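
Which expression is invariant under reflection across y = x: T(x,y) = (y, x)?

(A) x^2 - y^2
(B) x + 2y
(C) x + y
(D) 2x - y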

==*==

*Problem details*. Each entry given above is to be duplicated exactly.

*Task answer*.
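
Which expression is invariant under reflection across y = x: T(x,y) = (y, x)?

(A) x^2 - y^2
(B) x + 2y
(C) x + y
(D) 2x - y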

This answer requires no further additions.